▶ [Prompt] Output exactly the lines between the line that contains "and let Q(u) = uᵀAu for u ∈ ℝ^4." and the last line of the material, counting both.
::::
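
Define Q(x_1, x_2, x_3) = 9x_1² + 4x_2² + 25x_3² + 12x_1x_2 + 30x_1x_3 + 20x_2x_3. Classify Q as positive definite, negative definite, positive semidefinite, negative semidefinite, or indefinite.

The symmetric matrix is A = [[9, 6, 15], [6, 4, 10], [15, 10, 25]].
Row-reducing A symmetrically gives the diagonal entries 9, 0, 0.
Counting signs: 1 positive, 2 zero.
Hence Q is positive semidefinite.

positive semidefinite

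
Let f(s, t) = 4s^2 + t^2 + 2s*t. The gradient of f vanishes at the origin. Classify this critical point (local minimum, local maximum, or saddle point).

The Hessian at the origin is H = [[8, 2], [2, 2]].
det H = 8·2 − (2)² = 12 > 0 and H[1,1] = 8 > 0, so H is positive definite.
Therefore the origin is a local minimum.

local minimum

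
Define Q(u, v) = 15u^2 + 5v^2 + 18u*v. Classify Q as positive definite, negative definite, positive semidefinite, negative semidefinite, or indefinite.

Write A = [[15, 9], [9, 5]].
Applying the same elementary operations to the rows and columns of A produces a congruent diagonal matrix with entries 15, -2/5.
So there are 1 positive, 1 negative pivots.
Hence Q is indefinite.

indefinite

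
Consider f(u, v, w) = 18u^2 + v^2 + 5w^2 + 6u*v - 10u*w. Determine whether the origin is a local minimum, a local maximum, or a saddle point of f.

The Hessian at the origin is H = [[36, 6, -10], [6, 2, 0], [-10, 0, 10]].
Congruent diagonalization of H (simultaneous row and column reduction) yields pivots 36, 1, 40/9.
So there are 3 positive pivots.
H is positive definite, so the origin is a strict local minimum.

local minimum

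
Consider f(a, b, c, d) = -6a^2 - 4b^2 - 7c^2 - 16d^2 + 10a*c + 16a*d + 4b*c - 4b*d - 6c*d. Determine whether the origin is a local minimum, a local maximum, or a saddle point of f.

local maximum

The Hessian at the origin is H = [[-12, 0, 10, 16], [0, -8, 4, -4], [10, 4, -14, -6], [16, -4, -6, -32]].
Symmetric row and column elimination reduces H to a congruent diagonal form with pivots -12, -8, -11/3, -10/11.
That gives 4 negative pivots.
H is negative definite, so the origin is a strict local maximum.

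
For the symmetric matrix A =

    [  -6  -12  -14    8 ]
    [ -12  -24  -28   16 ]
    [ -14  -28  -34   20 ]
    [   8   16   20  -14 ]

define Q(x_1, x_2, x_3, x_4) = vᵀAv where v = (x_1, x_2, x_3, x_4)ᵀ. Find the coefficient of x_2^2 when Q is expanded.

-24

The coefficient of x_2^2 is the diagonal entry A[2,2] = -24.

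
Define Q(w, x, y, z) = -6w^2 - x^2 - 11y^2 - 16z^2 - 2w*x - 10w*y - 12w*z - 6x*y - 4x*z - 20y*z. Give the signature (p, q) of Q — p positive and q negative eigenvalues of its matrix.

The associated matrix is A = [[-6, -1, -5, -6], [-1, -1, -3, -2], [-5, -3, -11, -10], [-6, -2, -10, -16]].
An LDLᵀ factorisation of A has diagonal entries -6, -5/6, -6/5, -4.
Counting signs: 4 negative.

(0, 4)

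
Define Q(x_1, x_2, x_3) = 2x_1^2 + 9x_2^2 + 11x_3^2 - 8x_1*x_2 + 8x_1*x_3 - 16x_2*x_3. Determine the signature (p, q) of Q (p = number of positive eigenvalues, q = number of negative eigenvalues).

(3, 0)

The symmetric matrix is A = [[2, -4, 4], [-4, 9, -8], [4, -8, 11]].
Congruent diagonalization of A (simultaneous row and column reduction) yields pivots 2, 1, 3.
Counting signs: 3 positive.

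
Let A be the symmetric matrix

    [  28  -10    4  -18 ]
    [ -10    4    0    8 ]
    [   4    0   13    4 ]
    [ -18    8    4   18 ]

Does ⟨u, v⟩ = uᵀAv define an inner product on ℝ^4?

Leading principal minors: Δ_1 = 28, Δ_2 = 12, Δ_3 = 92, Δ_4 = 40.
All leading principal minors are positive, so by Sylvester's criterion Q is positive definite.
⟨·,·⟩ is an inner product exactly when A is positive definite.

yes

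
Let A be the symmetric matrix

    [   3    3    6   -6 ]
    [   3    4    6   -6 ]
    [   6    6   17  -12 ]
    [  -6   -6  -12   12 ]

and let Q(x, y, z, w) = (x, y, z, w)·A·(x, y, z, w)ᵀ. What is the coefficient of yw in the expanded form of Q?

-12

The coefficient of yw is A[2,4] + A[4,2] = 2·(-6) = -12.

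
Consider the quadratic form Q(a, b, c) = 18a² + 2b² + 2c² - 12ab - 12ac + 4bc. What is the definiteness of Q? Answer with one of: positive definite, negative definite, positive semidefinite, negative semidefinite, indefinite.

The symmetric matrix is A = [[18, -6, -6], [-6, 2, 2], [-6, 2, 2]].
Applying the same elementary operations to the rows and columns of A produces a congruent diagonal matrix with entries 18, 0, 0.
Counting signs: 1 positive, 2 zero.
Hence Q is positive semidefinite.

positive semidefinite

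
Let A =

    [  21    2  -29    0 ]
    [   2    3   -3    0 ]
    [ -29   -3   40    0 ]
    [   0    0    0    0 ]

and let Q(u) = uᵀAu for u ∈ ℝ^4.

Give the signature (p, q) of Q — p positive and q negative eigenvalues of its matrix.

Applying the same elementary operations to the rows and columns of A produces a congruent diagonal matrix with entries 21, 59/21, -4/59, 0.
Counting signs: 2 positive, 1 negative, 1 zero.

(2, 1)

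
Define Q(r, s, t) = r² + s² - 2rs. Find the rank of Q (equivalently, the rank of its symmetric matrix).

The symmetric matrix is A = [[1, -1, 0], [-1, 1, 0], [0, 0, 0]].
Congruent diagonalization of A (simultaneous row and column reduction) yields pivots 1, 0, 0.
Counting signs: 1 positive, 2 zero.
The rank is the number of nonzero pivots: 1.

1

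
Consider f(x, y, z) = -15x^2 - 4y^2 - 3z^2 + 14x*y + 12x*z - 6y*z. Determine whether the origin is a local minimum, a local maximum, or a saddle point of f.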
::::
▶ [Result for this exercise]
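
and let Q(u) = uᵀAu for u ∈ ℝ^4.

Give the signature (p, q) of Q — p positive and q negative eigenvalues of its matrix.

Applying the same elementary operations to the rows and columns of A produces a congruent diagonal matrix with entries 21, 59/21, -4/59, 0.
Counting signs: 2 positive, 1 negative, 1 zero.

(2, 1)

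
Define Q(r, s, t) = r² + s² - 2rs. Find the rank of Q (equivalently, the rank of its symmetric matrix).

The symmetric matrix is A = [[1, -1, 0], [-1, 1, 0], [0, 0, 0]].
Congruent diagonalization of A (simultaneous row and column reduction) yields pivots 1, 0, 0.
Counting signs: 1 positive, 2 zero.
The rank is the number of nonzero pivots: 1.

1

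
Consider f(x, y, z) = -15x^2 - 4y^2 - 3z^2 + 14x*y + 12x*z - 6y*z. Determine whether the origin is a local minimum, a local maximum, or a saddle point of f.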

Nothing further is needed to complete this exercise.